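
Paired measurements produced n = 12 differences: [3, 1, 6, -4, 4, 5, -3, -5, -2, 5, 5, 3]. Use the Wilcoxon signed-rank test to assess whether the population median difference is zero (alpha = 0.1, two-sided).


Step 1: Drop any zero differences (none here) and take |d_i|.
|d| = [3, 1, 6, 4, 4, 5, 3, 5, 2, 5, 5, 3]
Step 2: Midrank |d_i| (ties get averaged ranks).
ranks: |3|->4, |1|->1, |6|->12, |4|->6.5, |4|->6.5, |5|->9.5, |3|->4, |5|->9.5, |2|->2, |5|->9.5, |5|->9.5, |3|->4
Step 3: Attach original signs; sum ranks with positive sign and with negative sign.
W+ = 4 + 1 + 12 + 6.5 + 9.5 + 9.5 + 9.5 + 4 = 56
W- = 6.5 + 4 + 9.5 + 2 = 22
(Check: W+ + W- = 78 should equal n(n+1)/2 = 78.)
Step 4: Test statistic W = min(W+, W-) = 22.
Step 5: Ties in |d|, so use the tie-corrected normal approximation.
        E[W] = n(n+1)/4 = 12*13/4 = 39.
        Tie groups: |d|=3 (t=3), |d|=4 (t=2), |d|=5 (t=4); sum(t^3 - t) = 90.
        Var[W] = n(n+1)(2n+1)/24 - sum(t^3-t)/48 = 3900/24 - 90/48 = 160.625.
        z = (W - E[W]) / sqrt(Var[W]) = (22 - 39) / 12.6738 = -1.3414.
        Two-sided p = 2*Phi(z) = 0.179807.
Step 6: alpha = 0.1. fail to reject H0.

W+ = 56, W- = 22, W = min = 22, p = 0.179807, fail to reject H0.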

□ □ □ □

YOUR GOAL: Output the full listing again with nothing altered.

RESPONSE TO THIS TASK:
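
Paired measurements produced n = 12 differences: [3, 1, 6, -4, 4, 5, -3, -5, -2, 5, 5, 3]. Use the Wilcoxon signed-rank test to assess whether the population median difference is zero (alpha = 0.1, two-sided).


Step 1: Drop any zero differences (none here) and take |d_i|.
|d| = [3, 1, 6, 4, 4, 5, 3, 5, 2, 5, 5, 3]
Step 2: Midrank |d_i| (ties get averaged ranks).
ranks: |3|->4, |1|->1, |6|->12, |4|->6.5, |4|->6.5, |5|->9.5, |3|->4, |5|->9.5, |2|->2, |5|->9.5, |5|->9.5, |3|->4
Step 3: Attach original signs; sum ranks with positive sign and with negative sign.
W+ = 4 + 1 + 12 + 6.5 + 9.5 + 9.5 + 9.5 + 4 = 56
W- = 6.5 + 4 + 9.5 + 2 = 22
(Check: W+ + W- = 78 should equal n(n+1)/2 = 78.)
Step 4: Test statistic W = min(W+, W-) = 22.
Step 5: Ties in |d|, so use the tie-corrected normal approximation.
        E[W] = n(n+1)/4 = 12*13/4 = 39.
        Tie groups: |d|=3 (t=3), |d|=4 (t=2), |d|=5 (t=4); sum(t^3 - t) = 90.
        Var[W] = n(n+1)(2n+1)/24 - sum(t^3-t)/48 = 3900/24 - 90/48 = 160.625.
        z = (W - E[W]) / sqrt(Var[W]) = (22 - 39) / 12.6738 = -1.3414.
        Two-sided p = 2*Phi(z) = 0.179807.
Step 6: alpha = 0.1. fail to reject H0.

W+ = 56, W- = 22, W = min = 22, p = 0.179807, fail to reject H0.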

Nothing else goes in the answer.